## AIM OF THE EXERCISE
Could you copy every record below exactly as it is written?

## AVAILABLE RECORDS
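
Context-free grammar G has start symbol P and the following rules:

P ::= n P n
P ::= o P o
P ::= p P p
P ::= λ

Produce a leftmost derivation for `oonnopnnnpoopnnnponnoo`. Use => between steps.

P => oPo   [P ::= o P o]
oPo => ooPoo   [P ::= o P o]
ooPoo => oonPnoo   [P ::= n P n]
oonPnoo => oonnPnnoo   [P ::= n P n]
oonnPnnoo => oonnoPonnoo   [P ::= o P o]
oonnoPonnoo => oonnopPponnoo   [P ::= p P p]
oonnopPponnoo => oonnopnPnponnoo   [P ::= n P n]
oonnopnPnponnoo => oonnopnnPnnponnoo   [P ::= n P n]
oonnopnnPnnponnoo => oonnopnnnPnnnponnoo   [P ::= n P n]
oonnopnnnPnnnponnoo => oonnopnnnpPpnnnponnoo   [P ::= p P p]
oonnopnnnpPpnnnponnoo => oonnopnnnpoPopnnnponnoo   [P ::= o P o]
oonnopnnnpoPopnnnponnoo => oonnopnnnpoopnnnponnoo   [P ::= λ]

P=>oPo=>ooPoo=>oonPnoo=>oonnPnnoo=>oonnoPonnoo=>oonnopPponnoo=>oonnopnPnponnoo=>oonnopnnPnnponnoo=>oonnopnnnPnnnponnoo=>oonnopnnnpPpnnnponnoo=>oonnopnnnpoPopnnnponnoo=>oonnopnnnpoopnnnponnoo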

## PROBLEM SOLUTION
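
Context-free grammar G has start symbol P and the following rules:

P ::= n P n
P ::= o P o
P ::= p P p
P ::= λ

Produce a leftmost derivation for `oonnopnnnpoopnnnponnoo`. Use => between steps.

P => oPo   [P ::= o P o]
oPo => ooPoo   [P ::= o P o]
ooPoo => oonPnoo   [P ::= n P n]
oonPnoo => oonnPnnoo   [P ::= n P n]
oonnPnnoo => oonnoPonnoo   [P ::= o P o]
oonnoPonnoo => oonnopPponnoo   [P ::= p P p]
oonnopPponnoo => oonnopnPnponnoo   [P ::= n P n]
oonnopnPnponnoo => oonnopnnPnnponnoo   [P ::= n P n]
oonnopnnPnnponnoo => oonnopnnnPnnnponnoo   [P ::= n P n]
oonnopnnnPnnnponnoo => oonnopnnnpPpnnnponnoo   [P ::= p P p]
oonnopnnnpPpnnnponnoo => oonnopnnnpoPopnnnponnoo   [P ::= o P o]
oonnopnnnpoPopnnnponnoo => oonnopnnnpoopnnnponnoo   [P ::= λ]

P=>oPo=>ooPoo=>oonPnoo=>oonnPnnoo=>oonnoPonnoo=>oonnopPponnoo=>oonnopnPnponnoo=>oonnopnnPnnponnoo=>oonnopnnnPnnnponnoo=>oonnopnnnpPpnnnponnoo=>oonnopnnnpoPopnnnponnoo=>oonnopnnnpoopnnnponnoo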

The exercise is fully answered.